**Exercise goal**
Repeat exactly, and only, the lines from the line containing "A candle placed" through the last line of the records below, including both.

**The records**

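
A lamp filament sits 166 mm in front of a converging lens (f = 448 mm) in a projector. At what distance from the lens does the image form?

Lens equation: 1/s_i = 1/f − 1/s_o = 1/(448.0) − 1/(166) = 0.002232 − 0.006024 = -0.003792, so s_i = -264 mm.
The image is virtual, upright and enlarged, on the same side as the object.

264 mm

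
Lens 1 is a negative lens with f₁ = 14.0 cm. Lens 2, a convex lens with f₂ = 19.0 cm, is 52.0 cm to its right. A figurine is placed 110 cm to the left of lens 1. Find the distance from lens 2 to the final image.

Lens 1 is diverging, so f₁ = −14.0 cm.
Lens 1: 1/d_i1 = 1/f₁ − 1/d_o1 = 1/(-14.0) − 1/(110) = -0.08052, so d_i1 = -12.42 cm.
The intermediate image is 12.42 cm to the left of lens 1 (virtual), which is 52.0 − (-12.42) = 64.42 cm to the left of lens 2, so d_o2 = +64.42 cm.
Lens 2: 1/d_i2 = 1/f₂ − 1/d_o2 = 1/(19.0) − 1/(64.42) = 0.03711, so d_i2 = 26.9 cm.
The final image is real, 26.9 cm to the right of lens 2 (overall magnification ≈ -0.047).

26.9 cm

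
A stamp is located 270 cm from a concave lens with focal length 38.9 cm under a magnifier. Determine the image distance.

34.0 cm

For a concave lens, f = -38.9 cm.
Lens equation: 1/v = 1/f − 1/u = 1/(-38.90) − 1/(270) = -0.02571 − 0.003704 = -0.02941, so v = -34.0 cm.
The image is virtual, upright and reduced, on the same side as the object.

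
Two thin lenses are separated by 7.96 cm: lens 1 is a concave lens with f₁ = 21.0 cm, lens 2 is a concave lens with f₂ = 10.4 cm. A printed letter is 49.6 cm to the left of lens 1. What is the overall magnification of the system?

m = +0.0934

f₁ = −21.0 cm (diverging).
Lens 1: 1/d_i1 = 1/(-21.0) − 1/(49.6) = -0.06778, so d_i1 = -14.75 cm; m₁ = −d_i1/d_o1 = +0.2974.
d_o2 = 7.96 − (-14.75) = 22.71 cm.
f₂ = −10.4 cm (diverging).
Lens 2: 1/d_i2 = 1/(-10.4) − 1/(22.71) = -0.1402, so d_i2 = -7.133 cm; m₂ = −d_i2/d_o2 = +0.3141.
m = m₁·m₂ = (+0.2974)(+0.3141) = +0.0934.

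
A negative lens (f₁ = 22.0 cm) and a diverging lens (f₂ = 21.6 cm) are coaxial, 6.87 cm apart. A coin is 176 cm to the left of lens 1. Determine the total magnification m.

m = +0.0500

f₁ = −22.0 cm (diverging).
Lens 1: 1/d_i1 = 1/(-22.0) − 1/(176) = -0.05114, so d_i1 = -19.56 cm; m₁ = −d_i1/d_o1 = +0.1111.
d_o2 = 6.87 − (-19.56) = 26.43 cm.
f₂ = −21.6 cm (diverging).
Lens 2: 1/d_i2 = 1/(-21.6) − 1/(26.43) = -0.08413, so d_i2 = -11.89 cm; m₂ = −d_i2/d_o2 = +0.4497.
m = m₁·m₂ = (+0.1111)(+0.4497) = +0.0500.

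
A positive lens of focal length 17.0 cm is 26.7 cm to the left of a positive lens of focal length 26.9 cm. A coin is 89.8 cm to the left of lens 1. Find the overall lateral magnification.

m = -0.297

Lens 1: 1/d_i1 = 1/(17.0) − 1/(89.8) = 0.04769, so d_i1 = 20.97 cm; m₁ = −d_i1/d_o1 = -0.2335.
d_o2 = 26.7 − (20.97) = 5.730 cm.
Lens 2: 1/d_i2 = 1/(26.9) − 1/(5.730) = -0.1373, so d_i2 = -7.281 cm; m₂ = −d_i2/d_o2 = +1.271.
m = m₁·m₂ = (-0.2335)(+1.271) = -0.297.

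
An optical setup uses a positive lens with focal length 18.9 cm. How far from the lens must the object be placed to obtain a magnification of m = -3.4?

m = −d_i/d_o ⇒ d_i = −m·d_o.
1/f = 1/d_o + 1/d_i = 1/d_o − 1/(m·d_o) = (1 − 1/m)/d_o, so d_o = f(1 − 1/m) = (18.90)(1 − 1/(-3.4)) = 24.5 cm.

24.5 cm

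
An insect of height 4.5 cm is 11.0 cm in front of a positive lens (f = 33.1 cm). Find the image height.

1/d_i = 1/f − 1/d_o = 1/(33.10) − 1/(11.0) = -0.06070, so d_i = -16.48 cm.
m = −d_i/d_o = +1.498.
|h_i| = |m|·h_o = 1.498 × 4.5 = 6.74 cm. The image is virtual, upright and enlarged, on the same side as the object.

6.74 cm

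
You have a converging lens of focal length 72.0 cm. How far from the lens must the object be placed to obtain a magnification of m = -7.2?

82.0 cm

m = −d_i/d_o ⇒ d_i = −m·d_o.
1/f = 1/d_o + 1/d_i = 1/d_o − 1/(m·d_o) = (1 − 1/m)/d_o, so d_o = f(1 − 1/m) = (72.00)(1 − 1/(-7.2)) = 82.0 cm.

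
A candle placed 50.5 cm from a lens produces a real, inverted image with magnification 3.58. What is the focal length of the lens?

m = −d_i/d_o ⇒ d_i = −m·d_o = −(-3.58)·(50.5) = 180.8 cm.
1/f = 1/d_o + 1/d_i = 1/(50.5) + 1/(180.8) = 0.02533, so f = 39.5 cm.
Since f is positive, the lens is converging.

f = 39.5 cm (converging)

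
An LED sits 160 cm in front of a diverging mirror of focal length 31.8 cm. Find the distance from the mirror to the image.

26.5 cm

For a diverging mirror, f = -31.8 cm.
Mirror equation: 1/d_i = 1/f − 1/d_o = 1/(-31.80) − 1/(160) = -0.03145 − 0.006250 = -0.03770, so d_i = -26.5 cm.
The image is virtual, upright and reduced, behind the mirror.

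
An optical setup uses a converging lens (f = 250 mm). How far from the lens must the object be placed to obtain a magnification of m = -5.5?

295 mm

m = −d_i/d_o ⇒ d_i = −m·d_o.
1/f = 1/d_o + 1/d_i = 1/d_o − 1/(m·d_o) = (1 − 1/m)/d_o, so d_o = f(1 − 1/m) = (250.0)(1 − 1/(-5.5)) = 295 mm.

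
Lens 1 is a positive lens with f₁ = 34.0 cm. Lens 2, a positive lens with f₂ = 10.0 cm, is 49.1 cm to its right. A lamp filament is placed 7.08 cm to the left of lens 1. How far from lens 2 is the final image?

Lens 1: 1/d_i1 = 1/f₁ − 1/d_o1 = 1/(34.0) − 1/(7.08) = -0.1118, so d_i1 = -8.942 cm.
The intermediate image is 8.942 cm to the left of lens 1 (virtual), which is 49.1 − (-8.942) = 58.04 cm to the left of lens 2, so d_o2 = +58.04 cm.
Lens 2: 1/d_i2 = 1/f₂ − 1/d_o2 = 1/(10.0) − 1/(58.04) = 0.08277, so d_i2 = 12.1 cm.
The final image is real, 12.1 cm to the right of lens 2 (overall magnification ≈ -0.26).

12.1 cm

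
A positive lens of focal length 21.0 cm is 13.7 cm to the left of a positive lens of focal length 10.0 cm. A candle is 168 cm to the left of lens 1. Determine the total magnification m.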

**Answer for this exercise**
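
A candle placed 50.5 cm from a lens produces a real, inverted image with magnification 3.58. What is the focal length of the lens?

m = −d_i/d_o ⇒ d_i = −m·d_o = −(-3.58)·(50.5) = 180.8 cm.
1/f = 1/d_o + 1/d_i = 1/(50.5) + 1/(180.8) = 0.02533, so f = 39.5 cm.
Since f is positive, the lens is converging.

f = 39.5 cm (converging)

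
An LED sits 160 cm in front of a diverging mirror of focal length 31.8 cm. Find the distance from the mirror to the image.

26.5 cm

For a diverging mirror, f = -31.8 cm.
Mirror equation: 1/d_i = 1/f − 1/d_o = 1/(-31.80) − 1/(160) = -0.03145 − 0.006250 = -0.03770, so d_i = -26.5 cm.
The image is virtual, upright and reduced, behind the mirror.

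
An optical setup uses a converging lens (f = 250 mm). How far from the lens must the object be placed to obtain a magnification of m = -5.5?

295 mm

m = −d_i/d_o ⇒ d_i = −m·d_o.
1/f = 1/d_o + 1/d_i = 1/d_o − 1/(m·d_o) = (1 − 1/m)/d_o, so d_o = f(1 − 1/m) = (250.0)(1 − 1/(-5.5)) = 295 mm.

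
Lens 1 is a positive lens with f₁ = 34.0 cm. Lens 2, a positive lens with f₂ = 10.0 cm, is 49.1 cm to its right. A lamp filament is placed 7.08 cm to the left of lens 1. How far from lens 2 is the final image?

Lens 1: 1/d_i1 = 1/f₁ − 1/d_o1 = 1/(34.0) − 1/(7.08) = -0.1118, so d_i1 = -8.942 cm.
The intermediate image is 8.942 cm to the left of lens 1 (virtual), which is 49.1 − (-8.942) = 58.04 cm to the left of lens 2, so d_o2 = +58.04 cm.
Lens 2: 1/d_i2 = 1/f₂ − 1/d_o2 = 1/(10.0) − 1/(58.04) = 0.08277, so d_i2 = 12.1 cm.
The final image is real, 12.1 cm to the right of lens 2 (overall magnification ≈ -0.26).

12.1 cm

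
A positive lens of focal length 21.0 cm is 13.7 cm to the left of a positive lens of focal length 10.0 cm. A candle is 168 cm to the left of lens 1. Determine the total magnification m.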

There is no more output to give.